-- Provided entries follows --
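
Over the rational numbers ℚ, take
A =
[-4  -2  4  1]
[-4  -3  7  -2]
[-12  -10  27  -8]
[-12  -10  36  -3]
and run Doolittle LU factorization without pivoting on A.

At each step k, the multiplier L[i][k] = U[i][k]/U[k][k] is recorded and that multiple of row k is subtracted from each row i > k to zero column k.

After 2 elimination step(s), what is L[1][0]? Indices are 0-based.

Step 1: pivot at (0,0) is -4.
  row1 ← row1 − (1)·row0  ⇒  L[1][0]=1, U row1=(0, -1, 3, -3)
  row2 ← row2 − (3)·row0  ⇒  L[2][0]=3, U row2=(0, -4, 15, -11)
  row3 ← row3 − (3)·row0  ⇒  L[3][0]=3, U row3=(0, -4, 24, -6)
Step 2: pivot at (1,1) is -1.
  row2 ← row2 − (4)·row1  ⇒  L[2][1]=4, U row2=(0, 0, 3, 1)
  row3 ← row3 − (4)·row1  ⇒  L[3][1]=4, U row3=(0, 0, 12, 6)

L[1][0] = 1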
-- Provided entries concluded --
__What is being asked__. Every entry should be reproduced word for word.

__Expected answer__.
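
Over the rational numbers ℚ, take
A =
[-4  -2  4  1]
[-4  -3  7  -2]
[-12  -10  27  -8]
[-12  -10  36  -3]
and run Doolittle LU factorization without pivoting on A.

At each step k, the multiplier L[i][k] = U[i][k]/U[k][k] is recorded and that multiple of row k is subtracted from each row i > k to zero column k.

After 2 elimination step(s), what is L[1][0]? Indices are 0-based.

Step 1: pivot at (0,0) is -4.
  row1 ← row1 − (1)·row0  ⇒  L[1][0]=1, U row1=(0, -1, 3, -3)
  row2 ← row2 − (3)·row0  ⇒  L[2][0]=3, U row2=(0, -4, 15, -11)
  row3 ← row3 − (3)·row0  ⇒  L[3][0]=3, U row3=(0, -4, 24, -6)
Step 2: pivot at (1,1) is -1.
  row2 ← row2 − (4)·row1  ⇒  L[2][1]=4, U row2=(0, 0, 3, 1)
  row3 ← row3 − (4)·row1  ⇒  L[3][1]=4, U row3=(0, 0, 12, 6)

L[1][0] = 1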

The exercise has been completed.